- Task brief
From the entries that follow, copy each line in which "What" appears.

### Records to process

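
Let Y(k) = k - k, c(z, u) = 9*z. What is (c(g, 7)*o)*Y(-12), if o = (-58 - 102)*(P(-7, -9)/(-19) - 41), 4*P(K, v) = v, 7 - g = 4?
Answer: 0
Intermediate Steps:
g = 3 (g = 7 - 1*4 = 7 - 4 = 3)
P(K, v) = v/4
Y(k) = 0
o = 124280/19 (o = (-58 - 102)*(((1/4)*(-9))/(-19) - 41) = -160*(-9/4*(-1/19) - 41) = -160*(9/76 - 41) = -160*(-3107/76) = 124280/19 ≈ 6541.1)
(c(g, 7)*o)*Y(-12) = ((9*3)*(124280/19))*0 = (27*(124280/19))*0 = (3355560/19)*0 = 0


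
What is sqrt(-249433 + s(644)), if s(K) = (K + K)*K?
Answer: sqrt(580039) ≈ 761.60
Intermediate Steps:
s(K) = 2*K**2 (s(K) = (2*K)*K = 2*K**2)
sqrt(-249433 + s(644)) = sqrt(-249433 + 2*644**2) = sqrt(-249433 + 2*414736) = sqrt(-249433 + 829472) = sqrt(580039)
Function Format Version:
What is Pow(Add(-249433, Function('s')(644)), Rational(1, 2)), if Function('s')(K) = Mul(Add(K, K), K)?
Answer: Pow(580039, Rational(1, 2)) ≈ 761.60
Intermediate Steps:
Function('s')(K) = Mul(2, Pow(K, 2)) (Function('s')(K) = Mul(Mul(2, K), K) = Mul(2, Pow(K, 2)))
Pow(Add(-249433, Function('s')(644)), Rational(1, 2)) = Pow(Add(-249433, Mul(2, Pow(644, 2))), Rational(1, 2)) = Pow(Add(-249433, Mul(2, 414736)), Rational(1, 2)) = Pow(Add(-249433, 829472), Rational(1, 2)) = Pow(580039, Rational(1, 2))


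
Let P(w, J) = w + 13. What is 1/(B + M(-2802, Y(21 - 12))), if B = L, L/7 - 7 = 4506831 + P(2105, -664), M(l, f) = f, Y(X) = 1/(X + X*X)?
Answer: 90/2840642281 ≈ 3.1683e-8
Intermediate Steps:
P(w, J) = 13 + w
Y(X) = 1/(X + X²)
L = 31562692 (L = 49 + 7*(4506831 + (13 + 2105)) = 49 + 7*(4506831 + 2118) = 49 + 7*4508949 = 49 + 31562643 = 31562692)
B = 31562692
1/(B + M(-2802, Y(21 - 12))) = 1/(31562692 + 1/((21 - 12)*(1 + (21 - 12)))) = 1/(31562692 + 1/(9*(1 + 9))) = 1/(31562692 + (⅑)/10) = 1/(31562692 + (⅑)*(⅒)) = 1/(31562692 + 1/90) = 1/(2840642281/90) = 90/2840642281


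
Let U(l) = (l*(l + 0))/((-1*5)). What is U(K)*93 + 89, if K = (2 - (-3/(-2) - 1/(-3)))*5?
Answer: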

######

- Response for this exercise
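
Let Y(k) = k - k, c(z, u) = 9*z. What is (c(g, 7)*o)*Y(-12), if o = (-58 - 102)*(P(-7, -9)/(-19) - 41), 4*P(K, v) = v, 7 - g = 4?
What is sqrt(-249433 + s(644)), if s(K) = (K + K)*K?
What is Pow(Add(-249433, Function('s')(644)), Rational(1, 2)), if Function('s')(K) = Mul(Add(K, K), K)?
Let P(w, J) = w + 13. What is 1/(B + M(-2802, Y(21 - 12))), if B = L, L/7 - 7 = 4506831 + P(2105, -664), M(l, f) = f, Y(X) = 1/(X + X*X)?
Let U(l) = (l*(l + 0))/((-1*5)). What is U(K)*93 + 89, if K = (2 - (-3/(-2) - 1/(-3)))*5?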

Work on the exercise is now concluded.